#### Work request
All lines from the one with "The inverse demand" onward, through the last line of the records below, are to be retyped word for word.

#### Data extract

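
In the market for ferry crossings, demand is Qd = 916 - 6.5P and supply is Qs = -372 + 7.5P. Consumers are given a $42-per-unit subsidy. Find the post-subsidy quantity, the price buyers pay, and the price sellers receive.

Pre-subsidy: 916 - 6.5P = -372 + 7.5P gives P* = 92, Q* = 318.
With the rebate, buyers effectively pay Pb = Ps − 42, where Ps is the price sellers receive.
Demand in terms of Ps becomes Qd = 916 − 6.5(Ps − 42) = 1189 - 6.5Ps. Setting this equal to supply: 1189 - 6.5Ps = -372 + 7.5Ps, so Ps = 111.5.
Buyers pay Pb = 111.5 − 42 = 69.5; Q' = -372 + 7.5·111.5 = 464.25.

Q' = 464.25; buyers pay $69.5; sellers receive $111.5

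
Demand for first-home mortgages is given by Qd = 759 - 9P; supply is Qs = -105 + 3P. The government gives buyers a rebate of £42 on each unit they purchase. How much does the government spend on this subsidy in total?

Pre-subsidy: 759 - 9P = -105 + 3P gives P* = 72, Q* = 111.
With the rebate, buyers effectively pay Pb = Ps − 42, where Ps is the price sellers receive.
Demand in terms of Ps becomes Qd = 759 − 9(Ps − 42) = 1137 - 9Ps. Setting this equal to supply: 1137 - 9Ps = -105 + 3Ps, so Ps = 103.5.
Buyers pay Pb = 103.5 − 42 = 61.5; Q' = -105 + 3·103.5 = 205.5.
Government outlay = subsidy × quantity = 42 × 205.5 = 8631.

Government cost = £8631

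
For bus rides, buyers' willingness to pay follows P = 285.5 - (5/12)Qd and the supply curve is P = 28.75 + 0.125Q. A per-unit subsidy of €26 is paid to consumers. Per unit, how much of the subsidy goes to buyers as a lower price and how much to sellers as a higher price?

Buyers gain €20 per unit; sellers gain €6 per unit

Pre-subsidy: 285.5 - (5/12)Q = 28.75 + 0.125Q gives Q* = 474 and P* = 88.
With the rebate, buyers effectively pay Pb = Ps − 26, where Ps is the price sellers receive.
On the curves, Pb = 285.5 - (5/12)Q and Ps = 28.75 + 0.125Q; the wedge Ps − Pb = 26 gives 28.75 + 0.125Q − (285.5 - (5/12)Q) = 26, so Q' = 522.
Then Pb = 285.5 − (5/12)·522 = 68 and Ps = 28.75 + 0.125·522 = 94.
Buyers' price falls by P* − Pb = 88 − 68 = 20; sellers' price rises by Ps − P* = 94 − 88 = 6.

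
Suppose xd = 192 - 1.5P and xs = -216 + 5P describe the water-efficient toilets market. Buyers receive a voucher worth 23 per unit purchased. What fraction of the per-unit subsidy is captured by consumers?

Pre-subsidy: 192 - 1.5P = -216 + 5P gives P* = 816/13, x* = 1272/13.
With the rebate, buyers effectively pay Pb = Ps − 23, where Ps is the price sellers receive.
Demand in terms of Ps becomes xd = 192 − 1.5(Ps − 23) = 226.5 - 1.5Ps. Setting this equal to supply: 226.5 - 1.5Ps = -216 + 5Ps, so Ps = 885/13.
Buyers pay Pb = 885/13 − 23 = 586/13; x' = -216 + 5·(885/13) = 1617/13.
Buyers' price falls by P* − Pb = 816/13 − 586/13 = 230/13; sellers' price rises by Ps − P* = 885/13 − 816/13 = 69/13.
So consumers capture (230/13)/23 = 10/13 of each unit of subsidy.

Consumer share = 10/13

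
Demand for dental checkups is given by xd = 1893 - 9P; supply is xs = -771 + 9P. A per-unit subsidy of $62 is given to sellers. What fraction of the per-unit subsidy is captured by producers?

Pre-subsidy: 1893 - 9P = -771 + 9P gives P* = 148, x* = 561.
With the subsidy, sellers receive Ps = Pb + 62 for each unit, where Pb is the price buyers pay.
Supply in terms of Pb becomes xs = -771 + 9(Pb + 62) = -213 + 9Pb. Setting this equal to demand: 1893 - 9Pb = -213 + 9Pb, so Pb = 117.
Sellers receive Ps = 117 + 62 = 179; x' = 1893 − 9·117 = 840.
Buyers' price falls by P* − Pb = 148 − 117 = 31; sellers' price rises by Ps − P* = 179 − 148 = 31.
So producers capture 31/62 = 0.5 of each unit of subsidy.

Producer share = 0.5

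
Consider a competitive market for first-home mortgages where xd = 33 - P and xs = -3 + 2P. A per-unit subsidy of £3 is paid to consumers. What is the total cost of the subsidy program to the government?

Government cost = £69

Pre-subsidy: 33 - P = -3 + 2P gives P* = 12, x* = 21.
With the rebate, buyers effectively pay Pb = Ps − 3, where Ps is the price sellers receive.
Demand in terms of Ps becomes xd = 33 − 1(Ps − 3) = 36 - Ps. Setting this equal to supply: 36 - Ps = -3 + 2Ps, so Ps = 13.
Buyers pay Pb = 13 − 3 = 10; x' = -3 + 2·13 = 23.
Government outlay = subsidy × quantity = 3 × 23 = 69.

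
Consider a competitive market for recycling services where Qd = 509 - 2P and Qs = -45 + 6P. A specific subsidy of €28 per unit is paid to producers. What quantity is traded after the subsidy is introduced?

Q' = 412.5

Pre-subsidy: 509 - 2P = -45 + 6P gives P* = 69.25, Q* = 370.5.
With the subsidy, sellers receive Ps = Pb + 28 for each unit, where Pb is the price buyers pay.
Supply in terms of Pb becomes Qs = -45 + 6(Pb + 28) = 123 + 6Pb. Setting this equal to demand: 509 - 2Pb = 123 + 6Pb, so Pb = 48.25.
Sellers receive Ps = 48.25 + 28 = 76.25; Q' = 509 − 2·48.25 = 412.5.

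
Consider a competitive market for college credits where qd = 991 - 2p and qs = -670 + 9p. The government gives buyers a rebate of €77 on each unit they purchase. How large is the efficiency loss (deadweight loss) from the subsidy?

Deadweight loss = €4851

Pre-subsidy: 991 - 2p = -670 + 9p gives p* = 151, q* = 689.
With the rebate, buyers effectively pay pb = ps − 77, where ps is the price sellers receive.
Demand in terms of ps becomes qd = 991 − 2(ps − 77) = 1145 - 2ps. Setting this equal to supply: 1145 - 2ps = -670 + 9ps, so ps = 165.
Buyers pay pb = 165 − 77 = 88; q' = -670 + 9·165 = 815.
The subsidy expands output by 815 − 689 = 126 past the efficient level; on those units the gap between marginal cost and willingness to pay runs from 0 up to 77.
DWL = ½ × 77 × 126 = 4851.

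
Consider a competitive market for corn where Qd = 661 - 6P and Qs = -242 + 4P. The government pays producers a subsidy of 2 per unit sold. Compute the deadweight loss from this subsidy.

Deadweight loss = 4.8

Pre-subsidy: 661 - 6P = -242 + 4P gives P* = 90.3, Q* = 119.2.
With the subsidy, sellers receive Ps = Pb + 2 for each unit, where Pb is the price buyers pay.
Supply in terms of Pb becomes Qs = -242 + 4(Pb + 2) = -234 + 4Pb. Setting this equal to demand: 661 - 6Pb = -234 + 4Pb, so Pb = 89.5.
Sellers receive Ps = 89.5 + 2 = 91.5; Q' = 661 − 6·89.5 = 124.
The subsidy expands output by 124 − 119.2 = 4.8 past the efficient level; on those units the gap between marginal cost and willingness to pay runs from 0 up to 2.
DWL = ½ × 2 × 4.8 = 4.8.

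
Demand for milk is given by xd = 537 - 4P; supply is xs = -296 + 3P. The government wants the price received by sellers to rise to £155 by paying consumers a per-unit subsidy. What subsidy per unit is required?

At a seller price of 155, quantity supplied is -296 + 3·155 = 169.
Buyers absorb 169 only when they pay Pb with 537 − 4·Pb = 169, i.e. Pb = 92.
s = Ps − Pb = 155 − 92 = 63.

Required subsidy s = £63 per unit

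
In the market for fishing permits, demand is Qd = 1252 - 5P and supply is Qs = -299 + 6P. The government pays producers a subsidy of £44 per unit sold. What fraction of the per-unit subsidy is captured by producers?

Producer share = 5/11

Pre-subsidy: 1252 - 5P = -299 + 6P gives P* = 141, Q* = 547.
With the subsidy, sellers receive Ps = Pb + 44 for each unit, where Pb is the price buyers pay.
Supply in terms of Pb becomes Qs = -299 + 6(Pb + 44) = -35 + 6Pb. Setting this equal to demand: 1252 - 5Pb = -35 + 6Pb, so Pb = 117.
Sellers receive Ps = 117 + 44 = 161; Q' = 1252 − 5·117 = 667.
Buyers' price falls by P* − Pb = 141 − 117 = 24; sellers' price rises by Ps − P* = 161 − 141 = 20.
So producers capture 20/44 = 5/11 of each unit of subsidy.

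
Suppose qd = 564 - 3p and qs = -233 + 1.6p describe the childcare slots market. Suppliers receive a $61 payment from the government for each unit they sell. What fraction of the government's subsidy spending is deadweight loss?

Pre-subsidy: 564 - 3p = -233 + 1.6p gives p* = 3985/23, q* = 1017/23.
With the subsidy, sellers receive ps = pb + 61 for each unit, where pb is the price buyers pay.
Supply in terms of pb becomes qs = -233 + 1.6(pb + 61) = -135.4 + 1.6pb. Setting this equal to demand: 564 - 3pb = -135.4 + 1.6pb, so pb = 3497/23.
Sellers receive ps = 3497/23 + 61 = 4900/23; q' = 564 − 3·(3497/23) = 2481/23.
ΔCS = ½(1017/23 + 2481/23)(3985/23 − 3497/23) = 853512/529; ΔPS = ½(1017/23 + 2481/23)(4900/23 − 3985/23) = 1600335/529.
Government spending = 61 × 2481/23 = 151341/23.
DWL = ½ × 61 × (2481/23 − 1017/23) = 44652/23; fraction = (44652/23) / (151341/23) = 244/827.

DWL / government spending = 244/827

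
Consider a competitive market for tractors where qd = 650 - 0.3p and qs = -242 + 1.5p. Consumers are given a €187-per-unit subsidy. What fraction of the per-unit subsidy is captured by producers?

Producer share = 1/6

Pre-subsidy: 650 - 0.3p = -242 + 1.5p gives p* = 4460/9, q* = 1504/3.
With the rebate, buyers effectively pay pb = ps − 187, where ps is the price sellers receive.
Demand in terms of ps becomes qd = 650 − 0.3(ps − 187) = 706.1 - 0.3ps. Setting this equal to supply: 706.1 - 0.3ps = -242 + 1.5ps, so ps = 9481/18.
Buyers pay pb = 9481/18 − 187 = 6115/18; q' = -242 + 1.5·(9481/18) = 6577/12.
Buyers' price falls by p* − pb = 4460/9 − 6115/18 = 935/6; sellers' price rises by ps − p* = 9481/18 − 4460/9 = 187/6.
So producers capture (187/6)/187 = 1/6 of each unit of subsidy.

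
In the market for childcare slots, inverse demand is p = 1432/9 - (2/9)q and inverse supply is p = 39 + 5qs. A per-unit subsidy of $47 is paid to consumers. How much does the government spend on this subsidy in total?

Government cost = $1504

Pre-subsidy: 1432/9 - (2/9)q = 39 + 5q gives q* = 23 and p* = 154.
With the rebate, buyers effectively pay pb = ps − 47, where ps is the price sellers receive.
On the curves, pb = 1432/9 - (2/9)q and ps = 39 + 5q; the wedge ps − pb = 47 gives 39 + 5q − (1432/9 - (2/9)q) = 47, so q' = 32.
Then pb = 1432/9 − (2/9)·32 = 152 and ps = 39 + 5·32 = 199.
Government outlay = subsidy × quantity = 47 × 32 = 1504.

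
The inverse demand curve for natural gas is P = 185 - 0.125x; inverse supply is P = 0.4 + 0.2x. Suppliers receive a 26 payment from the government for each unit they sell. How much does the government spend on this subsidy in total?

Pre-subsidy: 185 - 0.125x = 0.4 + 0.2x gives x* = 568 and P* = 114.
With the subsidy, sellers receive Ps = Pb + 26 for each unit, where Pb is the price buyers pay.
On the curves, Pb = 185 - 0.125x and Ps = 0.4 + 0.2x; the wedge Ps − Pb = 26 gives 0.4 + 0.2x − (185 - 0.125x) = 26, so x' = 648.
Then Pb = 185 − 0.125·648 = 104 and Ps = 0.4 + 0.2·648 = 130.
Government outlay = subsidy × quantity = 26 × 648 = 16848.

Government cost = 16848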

#### Answer area
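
The inverse demand curve for natural gas is P = 185 - 0.125x; inverse supply is P = 0.4 + 0.2x. Suppliers receive a 26 payment from the government for each unit they sell. How much does the government spend on this subsidy in total?

Pre-subsidy: 185 - 0.125x = 0.4 + 0.2x gives x* = 568 and P* = 114.
With the subsidy, sellers receive Ps = Pb + 26 for each unit, where Pb is the price buyers pay.
On the curves, Pb = 185 - 0.125x and Ps = 0.4 + 0.2x; the wedge Ps − Pb = 26 gives 0.4 + 0.2x − (185 - 0.125x) = 26, so x' = 648.
Then Pb = 185 − 0.125·648 = 104 and Ps = 0.4 + 0.2·648 = 130.
Government outlay = subsidy × quantity = 26 × 648 = 16848.

Government cost = 16848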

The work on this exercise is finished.